:: EXERCISE DIRECTIONS ::
Return the full listing, character for character.

EXCERPTED RECORDS Block Start

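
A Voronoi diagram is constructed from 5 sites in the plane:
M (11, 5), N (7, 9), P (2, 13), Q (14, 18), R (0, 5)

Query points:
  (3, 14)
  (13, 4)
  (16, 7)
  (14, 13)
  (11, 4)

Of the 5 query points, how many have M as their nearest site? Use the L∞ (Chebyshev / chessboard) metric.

3

(3, 14) — d to each: M:9, N:5, P:1, Q:11, R:9 → nearest is P
(13, 4) — d to each: M:2, N:6, P:11, Q:14, R:13 → nearest is M
(16, 7) — d to each: M:5, N:9, P:14, Q:11, R:16 → nearest is M
(14, 13) — d to each: M:8, N:7, P:12, Q:5, R:14 → nearest is Q
(11, 4) — d to each: M:1, N:5, P:9, Q:14, R:11 → nearest is M
3 of the 5 points have M as nearest.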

EXCERPTED RECORDS Block End

:: ANSWER AREA ::
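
A Voronoi diagram is constructed from 5 sites in the plane:
M (11, 5), N (7, 9), P (2, 13), Q (14, 18), R (0, 5)

Query points:
  (3, 14)
  (13, 4)
  (16, 7)
  (14, 13)
  (11, 4)

Of the 5 query points, how many have M as their nearest site? Use the L∞ (Chebyshev / chessboard) metric.

3

(3, 14) — d to each: M:9, N:5, P:1, Q:11, R:9 → nearest is P
(13, 4) — d to each: M:2, N:6, P:11, Q:14, R:13 → nearest is M
(16, 7) — d to each: M:5, N:9, P:14, Q:11, R:16 → nearest is M
(14, 13) — d to each: M:8, N:7, P:12, Q:5, R:14 → nearest is Q
(11, 4) — d to each: M:1, N:5, P:9, Q:14, R:11 → nearest is M
3 of the 5 points have M as nearest.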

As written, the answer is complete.